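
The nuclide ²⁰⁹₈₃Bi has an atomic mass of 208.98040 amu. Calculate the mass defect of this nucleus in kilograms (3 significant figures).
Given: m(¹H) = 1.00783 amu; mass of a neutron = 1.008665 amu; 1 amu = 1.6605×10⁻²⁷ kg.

Σm = 83·m(¹H) + 126·m_n = 83.64989 + 127.091790 = 210.741680 amu
Mass defect Δm = 210.741680 − 208.98040 = 1.761280 amu
In SI units: 1.761280 amu × 1.6605×10⁻²⁷ kg/amu = 2.9246e-27 kg

2.92e-27 kg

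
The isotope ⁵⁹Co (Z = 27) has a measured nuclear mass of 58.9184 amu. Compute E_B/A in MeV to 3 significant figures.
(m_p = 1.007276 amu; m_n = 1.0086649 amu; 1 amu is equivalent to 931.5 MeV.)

The nucleus contains 27 protons and 59 − 27 = 32 neutrons.
Mass of separated nucleons = 27(1.007276) + 32(1.0086649) = 27.196452 + 32.2772768 = 59.4737288 amu
Δm = 59.4737288 − 58.9184 = 0.5553288 amu
E_B = 0.5553288 × 931.5 = 517.289 MeV
BE/A = 517.289 MeV / 59 = 8.768 MeV/nucleon

8.77 MeV/nucleon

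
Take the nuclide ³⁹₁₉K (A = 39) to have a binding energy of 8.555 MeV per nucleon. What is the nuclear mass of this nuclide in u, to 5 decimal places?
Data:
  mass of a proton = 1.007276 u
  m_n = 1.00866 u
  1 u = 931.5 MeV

Total binding energy = 39 × 8.555 = 333.645 MeV
Mass defect = 333.645 MeV / (931.5 MeV/u) = 0.3581804 u
Constituent mass = 19(1.007276) + 20(1.00866) = 39.311444 u
Nuclear mass = 39.311444 − 0.3581804 = 38.9532636 u ≈ 38.95326 u (to 5 decimal places)

38.95326 u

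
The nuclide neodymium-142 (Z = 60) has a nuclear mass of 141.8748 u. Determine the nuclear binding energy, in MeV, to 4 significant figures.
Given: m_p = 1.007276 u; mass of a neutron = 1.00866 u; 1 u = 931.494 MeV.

1185 MeV

With 60 protons and 82 neutrons (A = 142):
Total constituent mass: 60 × 1.007276 + 82 × 1.00866 = 143.146680 u
Mass defect Δm = 143.146680 − 141.8748 = 1.271880 u
E_B = 1.271880 × 931.494 = 1184.75 MeV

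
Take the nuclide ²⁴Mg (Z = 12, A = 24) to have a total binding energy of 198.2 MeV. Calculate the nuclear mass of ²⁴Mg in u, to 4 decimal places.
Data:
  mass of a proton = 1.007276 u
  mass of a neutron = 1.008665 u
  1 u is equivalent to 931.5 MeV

23.9785 u

Mass defect = 198.2 MeV / (931.5 MeV/u) = 0.212775 u
Constituent mass = 12(1.007276) + 12(1.008665) = 24.191292 u
Nuclear mass = 24.191292 − 0.212775 = 23.978517 u ≈ 23.9785 u (to 4 decimal places)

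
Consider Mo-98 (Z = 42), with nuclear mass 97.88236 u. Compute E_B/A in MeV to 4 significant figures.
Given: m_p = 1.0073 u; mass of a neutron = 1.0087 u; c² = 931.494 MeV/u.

With 42 protons and 56 neutrons (A = 98):
Total constituent mass: 42 × 1.0073 + 56 × 1.0087 = 98.7938 u
Δm = 98.7938 − 97.88236 = 0.91144 u
E_B = 0.91144 × 931.494 = 849.001 MeV
Dividing by A = 98 gives 8.663 MeV per nucleon.

8.663 MeV/nucleon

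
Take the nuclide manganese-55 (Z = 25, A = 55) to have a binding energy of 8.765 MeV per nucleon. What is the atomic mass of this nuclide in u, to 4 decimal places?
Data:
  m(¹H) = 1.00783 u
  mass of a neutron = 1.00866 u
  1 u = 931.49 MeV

54.9380 u

Total binding energy = 55 × 8.765 = 482.075 MeV
Mass defect = 482.075 MeV / (931.49 MeV/u) = 0.517531 u
Constituent mass = 25(1.00783) + 30(1.00866) = 55.45555 u
Atomic mass = 55.45555 − 0.517531 = 54.938019 u ≈ 54.9380 u (to 4 decimal places)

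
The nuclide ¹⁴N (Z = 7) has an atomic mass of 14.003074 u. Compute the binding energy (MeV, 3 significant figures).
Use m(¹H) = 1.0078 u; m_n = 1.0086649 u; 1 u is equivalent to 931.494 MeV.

Total constituent mass: 7 × 1.0078 + 7 × 1.0086649 = 14.1152543 u
Δm = 14.1152543 − 14.003074 = 0.1121803 u
E_B = 0.1121803 × 931.494 = 104.495 MeV

104 MeV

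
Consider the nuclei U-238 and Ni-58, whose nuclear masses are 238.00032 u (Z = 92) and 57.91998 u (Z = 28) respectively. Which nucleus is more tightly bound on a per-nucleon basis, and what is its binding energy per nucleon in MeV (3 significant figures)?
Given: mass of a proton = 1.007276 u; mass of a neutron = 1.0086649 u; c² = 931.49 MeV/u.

U-238: Σm = 92(1.007276) + 146(1.0086649) = 239.9344674 u; Δm = 1.9341474 u; E_B = 1801.6 MeV; E_B/A = 7.570 MeV
Ni-58: Σm = 28(1.007276) + 30(1.0086649) = 58.4636750 u; Δm = 0.5436950 u; E_B = 506.45 MeV; E_B/A = 8.732 MeV
Ni-58 has the higher binding energy per nucleon, so it is the more tightly bound nucleus.

Ni-58; 8.73 MeV/nucleon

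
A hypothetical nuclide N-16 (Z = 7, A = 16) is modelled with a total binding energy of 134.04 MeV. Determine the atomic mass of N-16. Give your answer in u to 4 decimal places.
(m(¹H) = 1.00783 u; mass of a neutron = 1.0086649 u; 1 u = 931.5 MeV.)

Mass defect = 134.04 MeV / (931.5 MeV/u) = 0.143897 u
Constituent mass = 7(1.00783) + 9(1.0086649) = 16.1327941 u
Atomic mass = 16.1327941 − 0.143897 = 15.9888971 u ≈ 15.9889 u (to 4 decimal places)

15.9889 u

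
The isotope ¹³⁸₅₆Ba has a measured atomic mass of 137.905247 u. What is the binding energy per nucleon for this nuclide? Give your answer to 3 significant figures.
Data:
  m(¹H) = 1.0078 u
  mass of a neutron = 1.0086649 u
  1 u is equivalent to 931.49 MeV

Mass of separated nucleons = 56(1.0078) + 82(1.0086649) = 56.4368 + 82.7105218 = 139.1473218 u
Δm = 139.1473218 − 137.905247 = 1.2420748 u
Binding energy = Δm·c² = 1.2420748 × 931.49 MeV/u = 1156.98 MeV
Dividing by A = 138 gives 8.384 MeV per nucleon.

8.38 MeV/nucleon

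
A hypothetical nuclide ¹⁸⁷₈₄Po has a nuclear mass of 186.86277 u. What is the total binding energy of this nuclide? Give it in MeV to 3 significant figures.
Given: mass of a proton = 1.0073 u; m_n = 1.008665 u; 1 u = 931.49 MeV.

Z = 84, so N = A − Z = 187 − 84 = 103.
Σm = 84·m_p + 103·m_n = 84.6132 + 103.892495 = 188.505695 u
Mass defect Δm = 188.505695 − 186.86277 = 1.642925 u
Binding energy = Δm·c² = 1.642925 × 931.49 MeV/u = 1530.37 MeV

1530 MeV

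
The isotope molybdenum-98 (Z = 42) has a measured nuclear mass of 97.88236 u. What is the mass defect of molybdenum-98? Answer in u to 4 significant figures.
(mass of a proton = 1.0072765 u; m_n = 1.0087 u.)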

================================

**Work to complete:**
Exactly as given, set down all of the lines above.

**Task response:**
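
The nuclide ²⁰⁹₈₃Bi has an atomic mass of 208.98040 amu. Calculate the mass defect of this nucleus in kilograms (3 significant figures).
Given: m(¹H) = 1.00783 amu; mass of a neutron = 1.008665 amu; 1 amu = 1.6605×10⁻²⁷ kg.

Σm = 83·m(¹H) + 126·m_n = 83.64989 + 127.091790 = 210.741680 amu
Mass defect Δm = 210.741680 − 208.98040 = 1.761280 amu
In SI units: 1.761280 amu × 1.6605×10⁻²⁷ kg/amu = 2.9246e-27 kg

2.92e-27 kg

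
The isotope ⁵⁹Co (Z = 27) has a measured nuclear mass of 58.9184 amu. Compute E_B/A in MeV to 3 significant figures.
(m_p = 1.007276 amu; m_n = 1.0086649 amu; 1 amu is equivalent to 931.5 MeV.)

The nucleus contains 27 protons and 59 − 27 = 32 neutrons.
Mass of separated nucleons = 27(1.007276) + 32(1.0086649) = 27.196452 + 32.2772768 = 59.4737288 amu
Δm = 59.4737288 − 58.9184 = 0.5553288 amu
E_B = 0.5553288 × 931.5 = 517.289 MeV
BE/A = 517.289 MeV / 59 = 8.768 MeV/nucleon

8.77 MeV/nucleon

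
Take the nuclide ³⁹₁₉K (A = 39) to have a binding energy of 8.555 MeV per nucleon. What is the nuclear mass of this nuclide in u, to 5 decimal places?
Data:
  mass of a proton = 1.007276 u
  m_n = 1.00866 u
  1 u = 931.5 MeV

Total binding energy = 39 × 8.555 = 333.645 MeV
Mass defect = 333.645 MeV / (931.5 MeV/u) = 0.3581804 u
Constituent mass = 19(1.007276) + 20(1.00866) = 39.311444 u
Nuclear mass = 39.311444 − 0.3581804 = 38.9532636 u ≈ 38.95326 u (to 5 decimal places)

38.95326 u

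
The nuclide neodymium-142 (Z = 60) has a nuclear mass of 141.8748 u. Determine the nuclear binding energy, in MeV, to 4 significant figures.
Given: m_p = 1.007276 u; mass of a neutron = 1.00866 u; 1 u = 931.494 MeV.

1185 MeV

With 60 protons and 82 neutrons (A = 142):
Total constituent mass: 60 × 1.007276 + 82 × 1.00866 = 143.146680 u
Mass defect Δm = 143.146680 − 141.8748 = 1.271880 u
E_B = 1.271880 × 931.494 = 1184.75 MeV

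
Take the nuclide ²⁴Mg (Z = 12, A = 24) to have a total binding energy of 198.2 MeV. Calculate the nuclear mass of ²⁴Mg in u, to 4 decimal places.
Data:
  mass of a proton = 1.007276 u
  mass of a neutron = 1.008665 u
  1 u is equivalent to 931.5 MeV

23.9785 u

Mass defect = 198.2 MeV / (931.5 MeV/u) = 0.212775 u
Constituent mass = 12(1.007276) + 12(1.008665) = 24.191292 u
Nuclear mass = 24.191292 − 0.212775 = 23.978517 u ≈ 23.9785 u (to 4 decimal places)

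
Consider Mo-98 (Z = 42), with nuclear mass 97.88236 u. Compute E_B/A in MeV to 4 significant figures.
Given: m_p = 1.0073 u; mass of a neutron = 1.0087 u; c² = 931.494 MeV/u.

With 42 protons and 56 neutrons (A = 98):
Total constituent mass: 42 × 1.0073 + 56 × 1.0087 = 98.7938 u
Δm = 98.7938 − 97.88236 = 0.91144 u
E_B = 0.91144 × 931.494 = 849.001 MeV
Dividing by A = 98 gives 8.663 MeV per nucleon.

8.663 MeV/nucleon

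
Take the nuclide manganese-55 (Z = 25, A = 55) to have a binding energy of 8.765 MeV per nucleon. What is the atomic mass of this nuclide in u, to 4 decimal places?
Data:
  m(¹H) = 1.00783 u
  mass of a neutron = 1.00866 u
  1 u = 931.49 MeV

54.9380 u

Total binding energy = 55 × 8.765 = 482.075 MeV
Mass defect = 482.075 MeV / (931.49 MeV/u) = 0.517531 u
Constituent mass = 25(1.00783) + 30(1.00866) = 55.45555 u
Atomic mass = 55.45555 − 0.517531 = 54.938019 u ≈ 54.9380 u (to 4 decimal places)

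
The nuclide ¹⁴N (Z = 7) has an atomic mass of 14.003074 u. Compute the binding energy (MeV, 3 significant figures).
Use m(¹H) = 1.0078 u; m_n = 1.0086649 u; 1 u is equivalent to 931.494 MeV.

Total constituent mass: 7 × 1.0078 + 7 × 1.0086649 = 14.1152543 u
Δm = 14.1152543 − 14.003074 = 0.1121803 u
E_B = 0.1121803 × 931.494 = 104.495 MeV

104 MeV

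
Consider the nuclei U-238 and Ni-58, whose nuclear masses are 238.00032 u (Z = 92) and 57.91998 u (Z = 28) respectively. Which nucleus is more tightly bound on a per-nucleon basis, and what is its binding energy per nucleon in MeV (3 significant figures)?
Given: mass of a proton = 1.007276 u; mass of a neutron = 1.0086649 u; c² = 931.49 MeV/u.

U-238: Σm = 92(1.007276) + 146(1.0086649) = 239.9344674 u; Δm = 1.9341474 u; E_B = 1801.6 MeV; E_B/A = 7.570 MeV
Ni-58: Σm = 28(1.007276) + 30(1.0086649) = 58.4636750 u; Δm = 0.5436950 u; E_B = 506.45 MeV; E_B/A = 8.732 MeV
Ni-58 has the higher binding energy per nucleon, so it is the more tightly bound nucleus.

Ni-58; 8.73 MeV/nucleon

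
A hypothetical nuclide N-16 (Z = 7, A = 16) is modelled with a total binding energy of 134.04 MeV. Determine the atomic mass of N-16. Give your answer in u to 4 decimal places.
(m(¹H) = 1.00783 u; mass of a neutron = 1.0086649 u; 1 u = 931.5 MeV.)

Mass defect = 134.04 MeV / (931.5 MeV/u) = 0.143897 u
Constituent mass = 7(1.00783) + 9(1.0086649) = 16.1327941 u
Atomic mass = 16.1327941 − 0.143897 = 15.9888971 u ≈ 15.9889 u (to 4 decimal places)

15.9889 u

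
The isotope ¹³⁸₅₆Ba has a measured atomic mass of 137.905247 u. What is the binding energy per nucleon for this nuclide? Give your answer to 3 significant figures.
Data:
  m(¹H) = 1.0078 u
  mass of a neutron = 1.0086649 u
  1 u is equivalent to 931.49 MeV

Mass of separated nucleons = 56(1.0078) + 82(1.0086649) = 56.4368 + 82.7105218 = 139.1473218 u
Δm = 139.1473218 − 137.905247 = 1.2420748 u
Binding energy = Δm·c² = 1.2420748 × 931.49 MeV/u = 1156.98 MeV
Dividing by A = 138 gives 8.384 MeV per nucleon.

8.38 MeV/nucleon

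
A hypothetical nuclide ¹⁸⁷₈₄Po has a nuclear mass of 186.86277 u. What is the total binding energy of this nuclide? Give it in MeV to 3 significant figures.
Given: mass of a proton = 1.0073 u; m_n = 1.008665 u; 1 u = 931.49 MeV.

Z = 84, so N = A − Z = 187 − 84 = 103.
Σm = 84·m_p + 103·m_n = 84.6132 + 103.892495 = 188.505695 u
Mass defect Δm = 188.505695 − 186.86277 = 1.642925 u
Binding energy = Δm·c² = 1.642925 × 931.49 MeV/u = 1530.37 MeV

1530 MeV

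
The isotope molybdenum-98 (Z = 42) has a measured nuclear mass of 97.88236 u. What is the mass defect of molybdenum-98? Answer in u to 4 significant figures.
(mass of a proton = 1.0072765 u; m_n = 1.0087 u.)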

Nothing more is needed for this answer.